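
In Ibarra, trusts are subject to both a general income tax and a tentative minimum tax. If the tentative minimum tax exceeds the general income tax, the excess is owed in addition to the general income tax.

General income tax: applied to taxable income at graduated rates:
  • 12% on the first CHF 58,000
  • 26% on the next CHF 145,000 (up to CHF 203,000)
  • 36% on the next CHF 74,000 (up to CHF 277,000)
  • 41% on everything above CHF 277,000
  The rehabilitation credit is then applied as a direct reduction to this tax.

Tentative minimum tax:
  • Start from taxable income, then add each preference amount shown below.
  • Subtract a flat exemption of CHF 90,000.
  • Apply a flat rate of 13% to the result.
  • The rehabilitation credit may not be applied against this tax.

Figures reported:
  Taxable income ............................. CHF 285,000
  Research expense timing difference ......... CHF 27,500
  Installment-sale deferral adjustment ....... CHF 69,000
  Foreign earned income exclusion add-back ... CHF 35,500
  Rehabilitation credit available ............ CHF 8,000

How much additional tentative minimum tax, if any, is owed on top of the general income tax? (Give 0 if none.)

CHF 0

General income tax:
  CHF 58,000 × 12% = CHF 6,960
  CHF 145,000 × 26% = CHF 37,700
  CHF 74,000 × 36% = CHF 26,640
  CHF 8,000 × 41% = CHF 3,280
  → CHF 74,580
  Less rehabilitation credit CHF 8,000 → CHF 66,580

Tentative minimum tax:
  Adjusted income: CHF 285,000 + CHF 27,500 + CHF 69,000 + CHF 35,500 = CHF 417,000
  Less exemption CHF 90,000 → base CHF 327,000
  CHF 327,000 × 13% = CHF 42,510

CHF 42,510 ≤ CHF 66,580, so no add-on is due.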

-.-.-

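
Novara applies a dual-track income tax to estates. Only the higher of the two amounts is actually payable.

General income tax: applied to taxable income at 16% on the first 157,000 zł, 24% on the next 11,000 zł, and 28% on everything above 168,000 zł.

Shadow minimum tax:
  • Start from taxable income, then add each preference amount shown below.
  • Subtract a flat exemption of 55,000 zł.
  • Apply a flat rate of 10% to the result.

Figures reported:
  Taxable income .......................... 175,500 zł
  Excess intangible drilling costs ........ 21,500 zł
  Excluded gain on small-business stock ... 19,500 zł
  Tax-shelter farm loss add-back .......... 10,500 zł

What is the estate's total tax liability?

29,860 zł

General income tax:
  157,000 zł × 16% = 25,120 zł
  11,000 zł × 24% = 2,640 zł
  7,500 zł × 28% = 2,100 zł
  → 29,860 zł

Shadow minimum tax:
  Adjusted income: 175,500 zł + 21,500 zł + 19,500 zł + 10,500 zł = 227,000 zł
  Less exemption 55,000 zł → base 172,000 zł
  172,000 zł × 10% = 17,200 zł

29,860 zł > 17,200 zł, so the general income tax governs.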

-.-.-

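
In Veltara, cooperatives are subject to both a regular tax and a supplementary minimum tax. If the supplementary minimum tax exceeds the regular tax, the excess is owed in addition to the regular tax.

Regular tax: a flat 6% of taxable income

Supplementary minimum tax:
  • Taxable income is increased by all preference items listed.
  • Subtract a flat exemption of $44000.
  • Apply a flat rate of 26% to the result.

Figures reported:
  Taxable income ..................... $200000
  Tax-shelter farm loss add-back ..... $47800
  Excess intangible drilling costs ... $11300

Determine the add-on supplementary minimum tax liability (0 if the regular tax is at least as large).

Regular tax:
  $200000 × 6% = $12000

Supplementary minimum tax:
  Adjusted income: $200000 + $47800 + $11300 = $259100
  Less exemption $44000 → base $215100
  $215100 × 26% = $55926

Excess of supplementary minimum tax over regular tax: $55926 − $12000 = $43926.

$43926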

-.-.-

» **TASK DETAILS**
Please copy the lines above from the line with "Foreign earned income" up to and including the line with "Rehabilitation credit available", exactly as written and with nothing else.

» **EXERCISE RESPONSE**
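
  Foreign earned income exclusion add-back ... CHF 35,500
  Rehabilitation credit available ............ CHF 8,000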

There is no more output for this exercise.